What to produce
Check each line of the data for "phonological" and select those that have it.

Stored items
===

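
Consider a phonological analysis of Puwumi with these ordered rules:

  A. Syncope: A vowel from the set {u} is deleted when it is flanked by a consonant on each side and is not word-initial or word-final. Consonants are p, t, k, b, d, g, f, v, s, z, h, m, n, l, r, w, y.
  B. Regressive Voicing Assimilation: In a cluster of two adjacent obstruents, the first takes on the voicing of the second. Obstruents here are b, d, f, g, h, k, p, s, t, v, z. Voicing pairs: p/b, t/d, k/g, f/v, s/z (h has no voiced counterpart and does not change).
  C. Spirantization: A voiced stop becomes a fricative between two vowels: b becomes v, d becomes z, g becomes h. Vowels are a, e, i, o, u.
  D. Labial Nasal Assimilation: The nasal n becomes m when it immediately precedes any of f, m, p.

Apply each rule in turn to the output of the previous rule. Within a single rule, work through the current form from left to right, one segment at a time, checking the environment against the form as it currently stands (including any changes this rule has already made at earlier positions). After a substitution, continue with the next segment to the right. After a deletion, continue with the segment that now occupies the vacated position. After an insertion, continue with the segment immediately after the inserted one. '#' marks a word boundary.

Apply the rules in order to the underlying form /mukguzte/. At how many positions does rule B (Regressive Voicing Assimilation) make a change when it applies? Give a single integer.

2

A Syncope: [mukguzte] → [mkgzte]
B Regressive Voicing Assimilation: [mkgzte] → [mggste]
C Spirantization: no change — [mggste]
D Labial Nasal Assimilation: no change — [mggste]
Rule B changed 2 position(s).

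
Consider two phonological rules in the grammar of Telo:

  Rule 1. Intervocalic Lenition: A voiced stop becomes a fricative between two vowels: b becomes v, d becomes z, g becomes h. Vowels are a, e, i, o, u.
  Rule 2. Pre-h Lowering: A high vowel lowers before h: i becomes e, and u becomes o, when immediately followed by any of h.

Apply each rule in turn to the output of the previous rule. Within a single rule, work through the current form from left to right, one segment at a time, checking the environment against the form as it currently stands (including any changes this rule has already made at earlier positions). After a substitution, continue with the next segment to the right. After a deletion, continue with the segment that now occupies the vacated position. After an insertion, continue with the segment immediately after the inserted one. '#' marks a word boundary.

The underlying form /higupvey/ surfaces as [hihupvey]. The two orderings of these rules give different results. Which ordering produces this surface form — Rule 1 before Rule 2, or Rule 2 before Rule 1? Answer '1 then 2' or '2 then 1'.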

===

Result below
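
Consider a phonological analysis of Puwumi with these ordered rules:
Consider two phonological rules in the grammar of Telo: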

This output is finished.